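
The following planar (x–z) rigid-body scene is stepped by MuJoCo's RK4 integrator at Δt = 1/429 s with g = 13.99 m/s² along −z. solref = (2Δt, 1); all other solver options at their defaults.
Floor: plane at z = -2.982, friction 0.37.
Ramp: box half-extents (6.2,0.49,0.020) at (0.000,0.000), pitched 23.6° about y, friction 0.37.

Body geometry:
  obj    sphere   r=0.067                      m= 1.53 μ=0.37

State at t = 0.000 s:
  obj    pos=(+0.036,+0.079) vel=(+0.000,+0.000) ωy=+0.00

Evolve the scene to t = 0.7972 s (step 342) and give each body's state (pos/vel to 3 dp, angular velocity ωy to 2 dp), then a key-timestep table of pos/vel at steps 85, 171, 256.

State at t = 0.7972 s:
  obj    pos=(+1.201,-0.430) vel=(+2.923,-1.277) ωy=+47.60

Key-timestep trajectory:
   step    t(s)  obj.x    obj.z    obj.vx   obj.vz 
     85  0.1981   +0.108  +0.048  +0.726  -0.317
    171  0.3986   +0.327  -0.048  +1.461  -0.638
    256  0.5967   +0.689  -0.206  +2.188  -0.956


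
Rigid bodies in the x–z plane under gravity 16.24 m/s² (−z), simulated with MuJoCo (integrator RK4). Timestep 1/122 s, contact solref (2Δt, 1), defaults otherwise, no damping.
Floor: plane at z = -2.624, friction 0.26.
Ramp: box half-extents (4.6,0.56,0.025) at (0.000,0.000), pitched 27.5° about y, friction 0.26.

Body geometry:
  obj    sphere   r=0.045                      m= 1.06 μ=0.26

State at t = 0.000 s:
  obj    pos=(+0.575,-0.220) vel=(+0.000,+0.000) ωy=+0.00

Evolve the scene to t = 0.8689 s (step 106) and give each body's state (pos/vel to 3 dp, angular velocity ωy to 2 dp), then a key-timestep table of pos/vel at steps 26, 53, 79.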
++++++++++
— TASK TO CARRY OUT —
Among the entries above, the line containing "m= 1.53 μ=0.37", the line containing "pos=(+0.036,+0.079) vel=(+0.000,+0.000) ωy=+0.00", and all lines between them are to be restated word for word; nothing else belongs in the reply.

— OUTPUT —
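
  obj    sphere   r=0.067                      m= 1.53 μ=0.37

State at t = 0.000 s:
  obj    pos=(+0.036,+0.079) vel=(+0.000,+0.000) ωy=+0.00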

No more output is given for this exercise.